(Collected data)
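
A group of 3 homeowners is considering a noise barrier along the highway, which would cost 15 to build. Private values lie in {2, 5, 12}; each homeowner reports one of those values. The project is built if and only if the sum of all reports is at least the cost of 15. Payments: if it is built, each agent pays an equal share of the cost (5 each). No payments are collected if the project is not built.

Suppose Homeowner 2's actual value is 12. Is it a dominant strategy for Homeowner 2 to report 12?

Check each profile of the others' reports and compare truth against every alternative report.
Others report (2, 2): truth gives 7, best alternative gives 0.
Others report (2, 5): truth gives 7, best alternative gives 0.
Others report (5, 2): truth gives 7, best alternative gives 0.
Others report (2, 12): truth gives 7, best alternative gives 7.
Others report (5, 5): truth gives 7, best alternative gives 7.
Others report (5, 12): truth gives 7, best alternative gives 7.
(Remaining 3 profiles checked similarly; truth is weakly best in each.)
In every case the truthful report is at least as good as any alternative, so it is a dominant strategy.

Yes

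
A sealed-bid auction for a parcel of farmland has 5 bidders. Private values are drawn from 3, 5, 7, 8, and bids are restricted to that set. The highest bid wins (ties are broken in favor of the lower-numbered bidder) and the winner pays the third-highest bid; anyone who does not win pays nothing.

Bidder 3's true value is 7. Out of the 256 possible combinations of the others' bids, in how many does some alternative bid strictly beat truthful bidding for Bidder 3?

32

Others bid (3, 3, 3, 8): truth gives 0; bid 8 gives 4 > 0. Violating.
Others bid (3, 3, 5, 8): truth gives 0; bid 8 gives 2 > 0. Violating.
Others bid (3, 3, 8, 3): truth gives 0; bid 8 gives 4 > 0. Violating.
Others bid (3, 3, 8, 5): truth gives 0; bid 8 gives 2 > 0. Violating.
Others bid (3, 3, 3, 3): truth gives 4; no alternative beats it.
Others bid (3, 3, 3, 5): truth gives 4; no alternative beats it.
(Checking all 256 profiles: 32 have a profitable deviation, 224 do not.)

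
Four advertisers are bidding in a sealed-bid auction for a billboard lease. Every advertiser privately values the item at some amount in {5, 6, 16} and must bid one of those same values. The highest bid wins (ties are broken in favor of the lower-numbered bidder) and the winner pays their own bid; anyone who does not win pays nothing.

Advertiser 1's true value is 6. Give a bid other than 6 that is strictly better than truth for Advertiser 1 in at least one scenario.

5

Suppose Advertiser 2 bids 5, Advertiser 3 bids 5 and Advertiser 4 bids 5.
Bid 6: wins, pays 6, utility 6 - 6 = 0.
Bid 5: wins, pays 5, utility 6 - 5 = 1.
So bidding 5 beats truth here (1 > 0).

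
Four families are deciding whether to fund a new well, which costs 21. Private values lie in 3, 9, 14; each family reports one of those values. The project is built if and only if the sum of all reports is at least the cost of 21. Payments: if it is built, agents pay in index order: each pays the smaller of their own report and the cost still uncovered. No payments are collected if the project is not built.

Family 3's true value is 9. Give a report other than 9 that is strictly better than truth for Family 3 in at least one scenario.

Suppose Family 1 reports 3, Family 2 reports 3 and Family 4 reports 14.
Report 9: project built, pays 9, utility 9 - 9 = 0.
Report 3: project built, pays 3, utility 9 - 3 = 6.
So reporting 3 beats truth here (6 > 0).

3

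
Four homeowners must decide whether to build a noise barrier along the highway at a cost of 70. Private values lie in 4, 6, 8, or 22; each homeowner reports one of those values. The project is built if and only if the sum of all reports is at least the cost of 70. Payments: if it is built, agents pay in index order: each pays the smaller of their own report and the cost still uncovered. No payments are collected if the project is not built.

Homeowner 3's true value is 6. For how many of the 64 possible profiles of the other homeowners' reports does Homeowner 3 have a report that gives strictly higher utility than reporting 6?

1

Others report (22, 22, 22): truth gives 0; report 4 gives 2 > 0. Violating.
Others report (4, 4, 4): truth gives 0; no alternative beats it.
Others report (4, 4, 6): truth gives 0; no alternative beats it.
(Checking all 64 profiles: 1 has a profitable deviation, 63 do not.)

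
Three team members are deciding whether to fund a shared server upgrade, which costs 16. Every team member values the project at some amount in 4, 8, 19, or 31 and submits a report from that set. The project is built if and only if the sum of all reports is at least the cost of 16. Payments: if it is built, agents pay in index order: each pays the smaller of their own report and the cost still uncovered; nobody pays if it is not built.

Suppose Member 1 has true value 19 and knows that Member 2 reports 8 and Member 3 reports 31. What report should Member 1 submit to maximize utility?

4

Report 4: project built, pays 4, utility 19 - 4 = 15.
Report 8: project built, pays 8, utility 19 - 8 = 11.
Report 19: project built, pays 16, utility 19 - 16 = 3.
Report 31: project built, pays 16, utility 19 - 16 = 3.
The best choice is 4 with utility 15.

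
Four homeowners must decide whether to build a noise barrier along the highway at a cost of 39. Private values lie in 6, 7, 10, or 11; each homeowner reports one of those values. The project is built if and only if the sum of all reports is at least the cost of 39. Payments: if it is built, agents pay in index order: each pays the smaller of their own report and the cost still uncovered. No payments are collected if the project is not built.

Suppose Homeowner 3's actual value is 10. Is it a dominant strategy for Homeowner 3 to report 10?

No

Consider the case where Homeowner 1 reports 10, Homeowner 2 reports 11 and Homeowner 4 reports 11.
Truthful report 10: project built, pays 10, utility 10 - 10 = 0.
Report 7 instead: project built, pays 7, utility 10 - 7 = 3.
Since 3 > 0, reporting 7 is strictly better here, so truthful reporting is not dominant.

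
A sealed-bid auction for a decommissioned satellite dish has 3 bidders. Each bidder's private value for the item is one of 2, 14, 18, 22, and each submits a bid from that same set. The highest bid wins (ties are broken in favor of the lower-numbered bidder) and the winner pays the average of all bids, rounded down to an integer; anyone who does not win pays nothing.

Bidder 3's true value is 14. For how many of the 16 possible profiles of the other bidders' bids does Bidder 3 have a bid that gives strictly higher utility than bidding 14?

2

Others bid (2, 14): truth gives 0; bid 18 gives 3 > 0. Violating.
Others bid (14, 2): truth gives 0; bid 18 gives 3 > 0. Violating.
Others bid (2, 2): truth gives 8; no alternative beats it.
Others bid (2, 18): truth gives 0; no alternative beats it.
(Checking all 16 profiles: 2 have a profitable deviation, 14 do not.)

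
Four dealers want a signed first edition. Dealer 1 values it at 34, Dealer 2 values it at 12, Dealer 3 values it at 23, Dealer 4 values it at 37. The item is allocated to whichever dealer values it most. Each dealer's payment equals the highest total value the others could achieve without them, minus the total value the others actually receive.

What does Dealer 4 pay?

Dealer 4 has the highest value and receives the item.
Without Dealer 4, the item would go to the next-highest value, 34, so the others could achieve 34.
With Dealer 4 present and winning, the others receive nothing, so their total is 0.
Payment = 34 - 0 = 34.

34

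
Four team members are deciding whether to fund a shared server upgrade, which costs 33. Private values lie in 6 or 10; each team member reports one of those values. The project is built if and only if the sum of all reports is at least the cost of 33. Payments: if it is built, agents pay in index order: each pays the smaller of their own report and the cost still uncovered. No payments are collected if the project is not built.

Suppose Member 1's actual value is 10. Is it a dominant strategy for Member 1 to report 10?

No

Consider the case where Member 2 reports 10, Member 3 reports 10 and Member 4 reports 10.
Truthful report 10: project built, pays 10, utility 10 - 10 = 0.
Report 6 instead: project built, pays 6, utility 10 - 6 = 4.
Since 4 > 0, reporting 6 is strictly better here, so truthful reporting is not dominant.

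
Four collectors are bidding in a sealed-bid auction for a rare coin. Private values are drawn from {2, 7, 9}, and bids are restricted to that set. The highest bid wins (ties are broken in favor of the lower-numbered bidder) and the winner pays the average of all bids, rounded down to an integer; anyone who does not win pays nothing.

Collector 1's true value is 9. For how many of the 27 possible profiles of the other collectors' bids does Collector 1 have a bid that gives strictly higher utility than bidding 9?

Others bid (2, 2, 2): truth gives 6; bid 2 gives 7 > 6. Violating.
Others bid (2, 2, 7): truth gives 4; bid 7 gives 5 > 4. Violating.
Others bid (2, 7, 2): truth gives 4; bid 7 gives 5 > 4. Violating.
Others bid (2, 7, 7): truth gives 3; bid 7 gives 4 > 3. Violating.
Others bid (2, 2, 9): truth gives 4; no alternative beats it.
Others bid (2, 7, 9): truth gives 3; no alternative beats it.
(Checking all 27 profiles: 7 have a profitable deviation, 20 do not.)

7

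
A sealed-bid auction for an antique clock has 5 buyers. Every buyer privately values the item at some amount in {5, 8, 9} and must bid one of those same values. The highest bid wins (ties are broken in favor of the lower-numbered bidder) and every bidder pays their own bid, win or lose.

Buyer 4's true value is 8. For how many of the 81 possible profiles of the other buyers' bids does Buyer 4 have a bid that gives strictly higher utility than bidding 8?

79

Others bid (5, 5, 5, 9): truth gives -8; bid 9 gives -1 > -8. Violating.
Others bid (5, 5, 8, 5): truth gives -8; bid 9 gives -1 > -8. Violating.
Others bid (5, 5, 8, 8): truth gives -8; bid 9 gives -1 > -8. Violating.
Others bid (5, 5, 8, 9): truth gives -8; bid 9 gives -1 > -8. Violating.
Others bid (5, 5, 5, 5): truth gives 0; no alternative beats it.
Others bid (5, 5, 5, 8): truth gives 0; no alternative beats it.
(Checking all 81 profiles: 79 have a profitable deviation, 2 do not.)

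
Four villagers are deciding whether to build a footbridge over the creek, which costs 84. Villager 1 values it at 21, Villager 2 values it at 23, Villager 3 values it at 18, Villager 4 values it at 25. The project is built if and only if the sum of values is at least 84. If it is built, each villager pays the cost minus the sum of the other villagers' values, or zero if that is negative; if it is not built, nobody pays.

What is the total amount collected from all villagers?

75

Total value 87 ≥ cost 84, so it is built.
Villager 1: others sum to 66; max(0, 84 - 66) = 18.
Villager 2: others sum to 64; max(0, 84 - 64) = 20.
Villager 3: others sum to 69; max(0, 84 - 69) = 15.
Villager 4: others sum to 62; max(0, 84 - 62) = 22.
Total collected = 18 + 20 + 15 + 22 = 75.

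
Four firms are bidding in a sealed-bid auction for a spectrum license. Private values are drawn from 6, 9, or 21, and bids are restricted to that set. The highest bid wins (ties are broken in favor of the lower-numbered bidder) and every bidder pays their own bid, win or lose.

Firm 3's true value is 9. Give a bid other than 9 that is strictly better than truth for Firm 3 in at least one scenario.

Suppose Firm 1 bids 6, Firm 2 bids 6 and Firm 4 bids 21.
Bid 9: loses but pays 9, utility -9.
Bid 6: loses but pays 6, utility -6.
So bidding 6 beats truth here (-6 > -9).

6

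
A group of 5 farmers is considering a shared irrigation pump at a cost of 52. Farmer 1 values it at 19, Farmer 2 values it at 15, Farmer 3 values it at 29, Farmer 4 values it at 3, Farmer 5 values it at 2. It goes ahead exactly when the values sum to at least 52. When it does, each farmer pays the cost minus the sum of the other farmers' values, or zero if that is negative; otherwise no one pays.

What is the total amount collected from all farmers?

Total value 68 ≥ cost 52, so it is built.
Farmer 1: others sum to 49; max(0, 52 - 49) = 3.
Farmer 2: others sum to 53; max(0, 52 - 53) = 0.
Farmer 3: others sum to 39; max(0, 52 - 39) = 13.
Farmer 4: others sum to 65; max(0, 52 - 65) = 0.
Farmer 5: others sum to 66; max(0, 52 - 66) = 0.
Total collected = 3 + 0 + 13 + 0 + 0 = 16.

16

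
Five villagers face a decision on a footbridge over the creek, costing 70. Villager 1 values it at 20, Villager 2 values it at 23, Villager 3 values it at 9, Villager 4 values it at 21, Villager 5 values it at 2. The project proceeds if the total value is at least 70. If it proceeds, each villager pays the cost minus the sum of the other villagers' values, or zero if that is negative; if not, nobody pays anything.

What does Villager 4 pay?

Total value 75 ≥ cost 70, so the project is built.
The other villagers' values sum to 54.
Cost minus that sum is 70 - 54 = 16.

16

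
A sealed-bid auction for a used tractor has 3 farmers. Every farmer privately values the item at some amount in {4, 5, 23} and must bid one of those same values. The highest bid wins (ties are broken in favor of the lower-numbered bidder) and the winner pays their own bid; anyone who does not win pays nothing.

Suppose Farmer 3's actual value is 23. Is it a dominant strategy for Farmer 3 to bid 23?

Consider the case where Farmer 1 bids 4 and Farmer 2 bids 4.
Truthful bid 23: wins, pays 23, utility 23 - 23 = 0.
Bid 5 instead: wins, pays 5, utility 23 - 5 = 18.
Since 18 > 0, bidding 5 is strictly better here, so truthful bidding is not dominant.

No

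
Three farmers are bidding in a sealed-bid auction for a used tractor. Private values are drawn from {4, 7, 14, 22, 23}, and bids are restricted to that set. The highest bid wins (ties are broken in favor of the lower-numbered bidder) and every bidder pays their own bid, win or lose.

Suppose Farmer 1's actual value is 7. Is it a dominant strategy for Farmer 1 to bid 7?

No

Consider the case where Farmer 2 bids 4 and Farmer 3 bids 4.
Truthful bid 7: wins, pays 7, utility 7 - 7 = 0.
Bid 4 instead: wins, pays 4, utility 7 - 4 = 3.
Since 3 > 0, bidding 4 is strictly better here, so truthful bidding is not dominant.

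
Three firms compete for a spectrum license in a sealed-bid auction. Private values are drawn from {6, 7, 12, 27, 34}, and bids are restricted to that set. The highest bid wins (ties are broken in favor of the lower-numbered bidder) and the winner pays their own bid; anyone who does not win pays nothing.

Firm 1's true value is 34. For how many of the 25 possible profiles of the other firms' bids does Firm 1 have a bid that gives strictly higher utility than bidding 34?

Others bid (6, 6): truth gives 0; bid 6 gives 28 > 0. Violating.
Others bid (6, 7): truth gives 0; bid 7 gives 27 > 0. Violating.
Others bid (6, 12): truth gives 0; bid 12 gives 22 > 0. Violating.
Others bid (6, 27): truth gives 0; bid 27 gives 7 > 0. Violating.
Others bid (6, 34): truth gives 0; no alternative beats it.
Others bid (7, 34): truth gives 0; no alternative beats it.
(Checking all 25 profiles: 16 have a profitable deviation, 9 do not.)

16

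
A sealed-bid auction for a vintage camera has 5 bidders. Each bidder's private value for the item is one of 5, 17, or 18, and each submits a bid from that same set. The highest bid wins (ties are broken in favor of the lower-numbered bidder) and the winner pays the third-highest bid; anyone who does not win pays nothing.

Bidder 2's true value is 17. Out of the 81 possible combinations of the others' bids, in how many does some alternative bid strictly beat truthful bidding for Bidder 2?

4

Others bid (5, 5, 5, 18): truth gives 0; bid 18 gives 12 > 0. Violating.
Others bid (5, 5, 18, 5): truth gives 0; bid 18 gives 12 > 0. Violating.
Others bid (5, 18, 5, 5): truth gives 0; bid 18 gives 12 > 0. Violating.
Others bid (17, 5, 5, 5): truth gives 0; bid 18 gives 12 > 0. Violating.
Others bid (5, 5, 5, 5): truth gives 12; no alternative beats it.
Others bid (5, 5, 5, 17): truth gives 12; no alternative beats it.
(Checking all 81 profiles: 4 have a profitable deviation, 77 do not.)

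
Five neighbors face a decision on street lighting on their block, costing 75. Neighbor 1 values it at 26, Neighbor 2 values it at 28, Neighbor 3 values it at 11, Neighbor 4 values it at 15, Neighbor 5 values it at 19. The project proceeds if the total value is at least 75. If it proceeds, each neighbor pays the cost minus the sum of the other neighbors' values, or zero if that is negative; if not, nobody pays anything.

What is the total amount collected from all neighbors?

6

Total value 99 ≥ cost 75, so it is built.
Neighbor 1: others sum to 73; max(0, 75 - 73) = 2.
Neighbor 2: others sum to 71; max(0, 75 - 71) = 4.
Neighbor 3: others sum to 88; max(0, 75 - 88) = 0.
Neighbor 4: others sum to 84; max(0, 75 - 84) = 0.
Neighbor 5: others sum to 80; max(0, 75 - 80) = 0.
Total collected = 2 + 4 + 0 + 0 + 0 = 6.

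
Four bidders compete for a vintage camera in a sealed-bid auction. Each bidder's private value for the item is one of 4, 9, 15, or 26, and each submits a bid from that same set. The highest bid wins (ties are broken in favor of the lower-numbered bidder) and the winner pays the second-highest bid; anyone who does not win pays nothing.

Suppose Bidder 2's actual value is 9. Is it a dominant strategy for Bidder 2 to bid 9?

Yes

Check each profile of the others' bids and compare truth against every alternative bid.
Others bid (4, 4, 4): truth gives 5, best alternative gives 5.
Others bid (4, 4, 9): truth gives 0, best alternative gives 0.
Others bid (4, 4, 15): truth gives 0, best alternative gives 0.
Others bid (4, 4, 26): truth gives 0, best alternative gives 0.
Others bid (4, 9, 4): truth gives 0, best alternative gives 0.
Others bid (4, 9, 9): truth gives 0, best alternative gives 0.
(Remaining 58 profiles checked similarly; truth is weakly best in each.)
In every case the truthful bid is at least as good as any alternative, so it is a dominant strategy.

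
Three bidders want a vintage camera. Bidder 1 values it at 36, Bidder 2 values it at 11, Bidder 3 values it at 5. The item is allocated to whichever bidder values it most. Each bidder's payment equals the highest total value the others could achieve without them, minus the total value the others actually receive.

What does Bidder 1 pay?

11

Bidder 1 has the highest value and receives the item.
Without Bidder 1, the item would go to the next-highest value, 11, so the others could achieve 11.
With Bidder 1 present and winning, the others receive nothing, so their total is 0.
Payment = 11 - 0 = 11.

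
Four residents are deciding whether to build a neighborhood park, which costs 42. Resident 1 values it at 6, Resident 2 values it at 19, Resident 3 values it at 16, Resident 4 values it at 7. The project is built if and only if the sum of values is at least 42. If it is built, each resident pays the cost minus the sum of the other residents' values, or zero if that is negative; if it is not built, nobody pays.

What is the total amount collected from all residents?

24

Total value 48 ≥ cost 42, so it is built.
Resident 1: others sum to 42; max(0, 42 - 42) = 0.
Resident 2: others sum to 29; max(0, 42 - 29) = 13.
Resident 3: others sum to 32; max(0, 42 - 32) = 10.
Resident 4: others sum to 41; max(0, 42 - 41) = 1.
Total collected = 0 + 13 + 10 + 1 = 24.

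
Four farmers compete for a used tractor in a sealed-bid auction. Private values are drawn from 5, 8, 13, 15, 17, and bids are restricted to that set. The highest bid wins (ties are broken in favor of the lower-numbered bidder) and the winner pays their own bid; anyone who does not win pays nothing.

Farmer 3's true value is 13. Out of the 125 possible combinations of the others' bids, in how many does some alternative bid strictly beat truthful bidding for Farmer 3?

Others bid (5, 5, 5): truth gives 0; bid 8 gives 5 > 0. Violating.
Others bid (5, 5, 8): truth gives 0; bid 8 gives 5 > 0. Violating.
Others bid (5, 5, 13): truth gives 0; no alternative beats it.
Others bid (5, 5, 15): truth gives 0; no alternative beats it.
(Checking all 125 profiles: 2 have a profitable deviation, 123 do not.)

2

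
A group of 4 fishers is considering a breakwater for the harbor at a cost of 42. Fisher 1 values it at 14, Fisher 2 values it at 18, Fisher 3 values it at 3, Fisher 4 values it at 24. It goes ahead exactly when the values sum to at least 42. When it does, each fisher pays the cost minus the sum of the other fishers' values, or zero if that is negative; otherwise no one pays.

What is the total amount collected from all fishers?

Total value 59 ≥ cost 42, so it is built.
Fisher 1: others sum to 45; max(0, 42 - 45) = 0.
Fisher 2: others sum to 41; max(0, 42 - 41) = 1.
Fisher 3: others sum to 56; max(0, 42 - 56) = 0.
Fisher 4: others sum to 35; max(0, 42 - 35) = 7.
Total collected = 0 + 1 + 0 + 7 = 8.

8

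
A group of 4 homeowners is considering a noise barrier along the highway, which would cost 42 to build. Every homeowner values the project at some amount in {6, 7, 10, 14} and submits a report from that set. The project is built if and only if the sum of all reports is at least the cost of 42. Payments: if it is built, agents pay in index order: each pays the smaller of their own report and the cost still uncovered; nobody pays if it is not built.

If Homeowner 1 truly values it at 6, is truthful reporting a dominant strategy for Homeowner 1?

Yes

Check each profile of the others' reports and compare truth against every alternative report.
Others report (7, 14, 14): truth gives 0, best alternative gives -1.
Others report (10, 14, 14): truth gives 0, best alternative gives -1.
Others report (14, 7, 14): truth gives 0, best alternative gives -1.
Others report (14, 10, 14): truth gives 0, best alternative gives -1.
Others report (14, 14, 7): truth gives 0, best alternative gives -1.
Others report (14, 14, 10): truth gives 0, best alternative gives -1.
(Remaining 58 profiles checked similarly; truth is weakly best in each.)
In every case the truthful report is at least as good as any alternative, so it is a dominant strategy.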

> **Exercise**: Across the records, count the lines that contain the word "want" and give that figure alone.

> **Answer space**: 2